Content starts

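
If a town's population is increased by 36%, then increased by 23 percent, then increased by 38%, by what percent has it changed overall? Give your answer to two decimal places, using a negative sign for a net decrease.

A 36% increase multiplies by 1.36.
Then a 23% increase: 1.36 × 1.23 = 1.6728.
Then a 38% increase: 1.6728 × 1.38 = 2.308464.
Overall factor 2.308464, i.e. 130.85%.

130.85%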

Content ends

TASK DETAILS: Please reproduce all of the entries exactly as they stand.

ANSWER SPACE:
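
If a town's population is increased by 36%, then increased by 23 percent, then increased by 38%, by what percent has it changed overall? Give your answer to two decimal places, using a negative sign for a net decrease.

A 36% increase multiplies by 1.36.
Then a 23% increase: 1.36 × 1.23 = 1.6728.
Then a 38% increase: 1.6728 × 1.38 = 2.308464.
Overall factor 2.308464, i.e. 130.85%.

130.85%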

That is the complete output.